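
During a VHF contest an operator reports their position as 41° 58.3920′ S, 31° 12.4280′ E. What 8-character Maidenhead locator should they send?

Offset from 180°W / 90°S: lon 211.20713°, lat 48.02680°.
Field: lon ⌊211.20713/20⌋ = 10 → K; lat ⌊48.02680/10⌋ = 4 → E.
Square: lon ⌊11.20713/2⌋ = 5; lat ⌊8.02680/1⌋ = 8.
Subsquare: lon ⌊1.20713/0.0833333⌋ = 14 → o; lat ⌊0.02680/0.0416667⌋ = 0 → a.
Extended square: lon ⌊0.04047/0.00833333⌋ = 4; lat ⌊0.02680/0.00416667⌋ = 6.

KE58oa46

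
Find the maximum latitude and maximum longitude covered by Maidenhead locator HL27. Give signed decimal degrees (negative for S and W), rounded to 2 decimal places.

Field H=7, L=11: +7·20° lon, +11·10° lat → SW at lon -40°, lat 20°.
Square 2, 7: +2·2° lon, +7·1° lat → SW at lon -36°, lat 27°.
Cell spans 2° lon × 1° lat. NE corner is SW corner plus one full cell.
latitude 28.00, longitude -34.00.

28.00, -34.00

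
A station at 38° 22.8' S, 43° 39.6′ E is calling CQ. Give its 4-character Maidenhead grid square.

Offset from 180°W / 90°S: lon 223.66°, lat 51.62°.
Field: lon ⌊223.66/20⌋ = 11 → L; lat ⌊51.62/10⌋ = 5 → F.
Square: lon ⌊3.66/2⌋ = 1; lat ⌊1.62/1⌋ = 1.

LF11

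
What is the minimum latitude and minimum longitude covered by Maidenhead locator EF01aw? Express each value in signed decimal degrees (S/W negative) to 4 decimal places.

-38.0833, -100.0000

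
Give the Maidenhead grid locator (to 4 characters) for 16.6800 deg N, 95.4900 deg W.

Offset from 180°W / 90°S: lon 84.51°, lat 106.68°.
Field (20°×10°, letters A–R): lon ⌊84.51/20⌋ = 4 → E; lat ⌊106.68/10⌋ = 10 → K.
Square (2°×1°, digits 0–9): lon ⌊4.51/2⌋ = 2; lat ⌊6.68/1⌋ = 6.

EK26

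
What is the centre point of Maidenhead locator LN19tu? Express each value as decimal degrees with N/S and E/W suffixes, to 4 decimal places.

49.8542° N, 43.6250° E

Field L=11, N=13: +11·20° lon, +13·10° lat → SW at lon 40°, lat 40°.
Square 1, 9: +1·2° lon, +9·1° lat → SW at lon 42°, lat 49°.
Subsquare t=19, u=20: +19·0.0833333° lon, +20·0.0416667° lat → SW at lon 43.5833°, lat 49.8333°.
Cell spans 0.0833333° lon × 0.0416667° lat. Centre is SW corner plus half of each.
latitude 49.8542° N, longitude 43.6250° E.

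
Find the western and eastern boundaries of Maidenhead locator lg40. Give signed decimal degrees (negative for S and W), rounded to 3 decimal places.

48.000, 50.000

Field L=11, G=6: +11·20° lon, +6·10° lat → SW at lon 40°, lat -30°.
Square 4, 0: +4·2° lon, +0·1° lat → SW at lon 48°, lat -30°.
Cell spans 2° lon × 1° lat.
west 48.000, east 50.000.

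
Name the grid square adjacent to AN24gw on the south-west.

AN24fv

Longitude subsquare g = 6; −1 → 5 = f.
Latitude subsquare w = 22; −1 → 21 = v.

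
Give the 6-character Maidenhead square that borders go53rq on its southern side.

GO53rp

Latitude subsquare q = 16; −1 → 15 = p.
The longitude characters are unchanged.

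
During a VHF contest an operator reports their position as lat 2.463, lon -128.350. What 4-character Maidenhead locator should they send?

CJ52

Shift to the Maidenhead origin (180°W, 90°S): lon 51.65, lat 92.46.
Field: lon ⌊51.65/20⌋ = 2 → C; lat ⌊92.46/10⌋ = 9 → J.
Square: lon ⌊11.65/2⌋ = 5; lat ⌊2.46/1⌋ = 2.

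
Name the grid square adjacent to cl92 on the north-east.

DL03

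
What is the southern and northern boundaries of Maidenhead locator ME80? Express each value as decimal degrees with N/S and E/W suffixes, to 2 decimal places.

50.00° S, 49.00° S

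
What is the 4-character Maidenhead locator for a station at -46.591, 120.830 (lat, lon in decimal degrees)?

PE03

Shift to the Maidenhead origin (180°W, 90°S): lon 300.83, lat 43.41.
Field: 300.83/20 → 15 → P, 43.41/10 → 4 → E; chars PE.
Square: 0.83/2 → 0, 3.41/1 → 3; chars 03.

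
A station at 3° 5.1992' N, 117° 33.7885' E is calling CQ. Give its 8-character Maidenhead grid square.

OJ83sc70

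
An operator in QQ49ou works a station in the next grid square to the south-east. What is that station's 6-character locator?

QQ49pt

Longitude subsquare o = 14; +1 → 15 = p.
Latitude subsquare u = 20; −1 → 19 = t.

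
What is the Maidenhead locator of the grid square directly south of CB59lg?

Latitude subsquare g = 6; −1 → 5 = f.
The longitude characters are unchanged.

CB59lf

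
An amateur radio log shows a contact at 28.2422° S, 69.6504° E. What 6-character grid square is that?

Offset from 180°W / 90°S: lon 249.6504°, lat 61.7578°.
Field: lon ⌊249.6504/20⌋ = 12 → M; lat ⌊61.7578/10⌋ = 6 → G.
Square: lon ⌊9.6504/2⌋ = 4; lat ⌊1.7578/1⌋ = 1.
Subsquare: lon ⌊1.6504/0.0833333⌋ = 19 → t; lat ⌊0.7578/0.0416667⌋ = 18 → s.

MG41ts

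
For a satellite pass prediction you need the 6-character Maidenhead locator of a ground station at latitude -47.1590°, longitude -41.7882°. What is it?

Add 180° to longitude and 90° to latitude: 138.2118, 42.8410.
Field: 138.2118/20 → 6 → G, 42.8410/10 → 4 → E; chars GE.
Square: 18.2118/2 → 9, 2.8410/1 → 2; chars 92.
Subsquare: 0.2118/0.0833333 → 2 → c, 0.8410/0.0416667 → 20 → u; chars cu.

GE92cu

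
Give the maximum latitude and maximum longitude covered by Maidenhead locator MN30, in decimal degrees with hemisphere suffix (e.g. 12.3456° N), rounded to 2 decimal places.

41.00° N, 68.00° E

Field M=12, N=13: +12·20° lon, +13·10° lat → SW at lon 60°, lat 40°.
Square 3, 0: +3·2° lon, +0·1° lat → SW at lon 66°, lat 40°.
Cell spans 2° lon × 1° lat. NE corner is SW corner plus one full cell.
latitude 41.00° N, longitude 68.00° E.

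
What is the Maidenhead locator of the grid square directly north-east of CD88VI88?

Longitude extended square 8; +1 → 9.
Latitude extended square 8; +1 → 9.

CD88vi99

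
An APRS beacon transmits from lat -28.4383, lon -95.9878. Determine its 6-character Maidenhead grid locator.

EG21an

Shift to the Maidenhead origin (180°W, 90°S): lon 84.0122, lat 61.5617.
Field: 84.0122/20 → 4 → E, 61.5617/10 → 6 → G; chars EG.
Square: 4.0122/2 → 2, 1.5617/1 → 1; chars 21.
Subsquare: 0.0122/0.0833333 → 0 → a, 0.5617/0.0416667 → 13 → n; chars an.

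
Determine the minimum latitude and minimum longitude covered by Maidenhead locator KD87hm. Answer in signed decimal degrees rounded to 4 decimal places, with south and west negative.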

· · · · ·

=== WHAT IS NEEDED ===
When you restate the listing, keep each line identical to the original.

=== RESULT FOR THIS TASK ===
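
During a VHF contest an operator reports their position as 41° 58.3920′ S, 31° 12.4280′ E. What 8-character Maidenhead locator should they send?

Offset from 180°W / 90°S: lon 211.20713°, lat 48.02680°.
Field: lon ⌊211.20713/20⌋ = 10 → K; lat ⌊48.02680/10⌋ = 4 → E.
Square: lon ⌊11.20713/2⌋ = 5; lat ⌊8.02680/1⌋ = 8.
Subsquare: lon ⌊1.20713/0.0833333⌋ = 14 → o; lat ⌊0.02680/0.0416667⌋ = 0 → a.
Extended square: lon ⌊0.04047/0.00833333⌋ = 4; lat ⌊0.02680/0.00416667⌋ = 6.

KE58oa46

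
Find the maximum latitude and maximum longitude covered by Maidenhead locator HL27. Give signed decimal degrees (negative for S and W), rounded to 2 decimal places.

Field H=7, L=11: +7·20° lon, +11·10° lat → SW at lon -40°, lat 20°.
Square 2, 7: +2·2° lon, +7·1° lat → SW at lon -36°, lat 27°.
Cell spans 2° lon × 1° lat. NE corner is SW corner plus one full cell.
latitude 28.00, longitude -34.00.

28.00, -34.00

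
A station at 38° 22.8' S, 43° 39.6′ E is calling CQ. Give its 4-character Maidenhead grid square.

Offset from 180°W / 90°S: lon 223.66°, lat 51.62°.
Field: lon ⌊223.66/20⌋ = 11 → L; lat ⌊51.62/10⌋ = 5 → F.
Square: lon ⌊3.66/2⌋ = 1; lat ⌊1.62/1⌋ = 1.

LF11

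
What is the minimum latitude and minimum longitude covered by Maidenhead locator EF01aw? Express each value in signed decimal degrees (S/W negative) to 4 decimal places.

-38.0833, -100.0000

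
Give the Maidenhead grid locator (to 4 characters) for 16.6800 deg N, 95.4900 deg W.

Offset from 180°W / 90°S: lon 84.51°, lat 106.68°.
Field (20°×10°, letters A–R): lon ⌊84.51/20⌋ = 4 → E; lat ⌊106.68/10⌋ = 10 → K.
Square (2°×1°, digits 0–9): lon ⌊4.51/2⌋ = 2; lat ⌊6.68/1⌋ = 6.

EK26

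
What is the centre point of Maidenhead locator LN19tu? Express each value as decimal degrees with N/S and E/W suffixes, to 4 decimal places.

49.8542° N, 43.6250° E

Field L=11, N=13: +11·20° lon, +13·10° lat → SW at lon 40°, lat 40°.
Square 1, 9: +1·2° lon, +9·1° lat → SW at lon 42°, lat 49°.
Subsquare t=19, u=20: +19·0.0833333° lon, +20·0.0416667° lat → SW at lon 43.5833°, lat 49.8333°.
Cell spans 0.0833333° lon × 0.0416667° lat. Centre is SW corner plus half of each.
latitude 49.8542° N, longitude 43.6250° E.

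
Find the western and eastern boundaries of Maidenhead locator lg40. Give signed decimal degrees (negative for S and W), rounded to 3 decimal places.

48.000, 50.000

Field L=11, G=6: +11·20° lon, +6·10° lat → SW at lon 40°, lat -30°.
Square 4, 0: +4·2° lon, +0·1° lat → SW at lon 48°, lat -30°.
Cell spans 2° lon × 1° lat.
west 48.000, east 50.000.

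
Name the grid square adjacent to AN24gw on the south-west.

AN24fv

Longitude subsquare g = 6; −1 → 5 = f.
Latitude subsquare w = 22; −1 → 21 = v.

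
Give the 6-character Maidenhead square that borders go53rq on its southern side.

GO53rp

Latitude subsquare q = 16; −1 → 15 = p.
The longitude characters are unchanged.

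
During a VHF contest an operator reports their position as lat 2.463, lon -128.350. What 4-character Maidenhead locator should they send?

CJ52

Shift to the Maidenhead origin (180°W, 90°S): lon 51.65, lat 92.46.
Field: lon ⌊51.65/20⌋ = 2 → C; lat ⌊92.46/10⌋ = 9 → J.
Square: lon ⌊11.65/2⌋ = 5; lat ⌊2.46/1⌋ = 2.

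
Name the grid square adjacent to cl92 on the north-east.

DL03

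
What is the southern and northern boundaries of Maidenhead locator ME80? Express each value as decimal degrees with N/S and E/W suffixes, to 2 decimal places.

50.00° S, 49.00° S

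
What is the 4-character Maidenhead locator for a station at -46.591, 120.830 (lat, lon in decimal degrees)?

PE03

Shift to the Maidenhead origin (180°W, 90°S): lon 300.83, lat 43.41.
Field: 300.83/20 → 15 → P, 43.41/10 → 4 → E; chars PE.
Square: 0.83/2 → 0, 3.41/1 → 3; chars 03.

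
A station at 3° 5.1992' N, 117° 33.7885' E is calling CQ. Give its 8-character Maidenhead grid square.

OJ83sc70

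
An operator in QQ49ou works a station in the next grid square to the south-east. What is that station's 6-character locator?

QQ49pt

Longitude subsquare o = 14; +1 → 15 = p.
Latitude subsquare u = 20; −1 → 19 = t.

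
What is the Maidenhead locator of the grid square directly south of CB59lg?

Latitude subsquare g = 6; −1 → 5 = f.
The longitude characters are unchanged.

CB59lf

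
An amateur radio log shows a contact at 28.2422° S, 69.6504° E. What 6-character grid square is that?

Offset from 180°W / 90°S: lon 249.6504°, lat 61.7578°.
Field: lon ⌊249.6504/20⌋ = 12 → M; lat ⌊61.7578/10⌋ = 6 → G.
Square: lon ⌊9.6504/2⌋ = 4; lat ⌊1.7578/1⌋ = 1.
Subsquare: lon ⌊1.6504/0.0833333⌋ = 19 → t; lat ⌊0.7578/0.0416667⌋ = 18 → s.

MG41ts

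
For a satellite pass prediction you need the 6-character Maidenhead locator of a ground station at latitude -47.1590°, longitude -41.7882°. What is it?

Add 180° to longitude and 90° to latitude: 138.2118, 42.8410.
Field: 138.2118/20 → 6 → G, 42.8410/10 → 4 → E; chars GE.
Square: 18.2118/2 → 9, 2.8410/1 → 2; chars 92.
Subsquare: 0.2118/0.0833333 → 2 → c, 0.8410/0.0416667 → 20 → u; chars cu.

GE92cu

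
Give the maximum latitude and maximum longitude covered by Maidenhead locator MN30, in decimal degrees with hemisphere suffix (e.g. 12.3456° N), rounded to 2 decimal places.

41.00° N, 68.00° E

Field M=12, N=13: +12·20° lon, +13·10° lat → SW at lon 60°, lat 40°.
Square 3, 0: +3·2° lon, +0·1° lat → SW at lon 66°, lat 40°.
Cell spans 2° lon × 1° lat. NE corner is SW corner plus one full cell.
latitude 41.00° N, longitude 68.00° E.

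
What is the Maidenhead locator of the grid square directly north-east of CD88VI88?

Longitude extended square 8; +1 → 9.
Latitude extended square 8; +1 → 9.

CD88vi99

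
An APRS beacon transmits from lat -28.4383, lon -95.9878. Determine its 6-character Maidenhead grid locator.

EG21an

Shift to the Maidenhead origin (180°W, 90°S): lon 84.0122, lat 61.5617.
Field: 84.0122/20 → 4 → E, 61.5617/10 → 6 → G; chars EG.
Square: 4.0122/2 → 2, 1.5617/1 → 1; chars 21.
Subsquare: 0.0122/0.0833333 → 0 → a, 0.5617/0.0416667 → 13 → n; chars an.

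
Determine the minimum latitude and minimum longitude covered by Maidenhead locator KD87hm. Answer in signed decimal degrees rounded to 4 decimal places, with south and west negative.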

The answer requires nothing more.